[Provided material — start]

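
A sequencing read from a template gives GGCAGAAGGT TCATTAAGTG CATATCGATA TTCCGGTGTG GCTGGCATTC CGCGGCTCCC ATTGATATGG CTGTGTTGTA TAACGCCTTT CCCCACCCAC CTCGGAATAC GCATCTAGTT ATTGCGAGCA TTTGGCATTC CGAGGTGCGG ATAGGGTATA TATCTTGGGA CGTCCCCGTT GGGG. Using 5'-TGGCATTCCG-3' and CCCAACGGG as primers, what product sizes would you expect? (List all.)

The forward primer TGGCATTCCG matches the top strand at positions 43–52, 133–142.
The reverse primer's reverse complement is CCCGTTGGG, matching at positions 175–183.
Each forward site pairs with the reverse site to give a product ending at position 183: sizes 141, 51 bp.

141 bp, 51 bp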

[Provided material — finish]

Your output must be an exact copy of every entry.

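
A sequencing read from a template gives GGCAGAAGGT TCATTAAGTG CATATCGATA TTCCGGTGTG GCTGGCATTC CGCGGCTCCC ATTGATATGG CTGTGTTGTA TAACGCCTTT CCCCACCCAC CTCGGAATAC GCATCTAGTT ATTGCGAGCA TTTGGCATTC CGAGGTGCGG ATAGGGTATA TATCTTGGGA CGTCCCCGTT GGGG. Using 5'-TGGCATTCCG-3' and CCCAACGGG as primers, what product sizes would you expect? (List all.)

The forward primer TGGCATTCCG matches the top strand at positions 43–52, 133–142.
The reverse primer's reverse complement is CCCGTTGGG, matching at positions 175–183.
Each forward site pairs with the reverse site to give a product ending at position 183: sizes 141, 51 bp.

141 bp, 51 bp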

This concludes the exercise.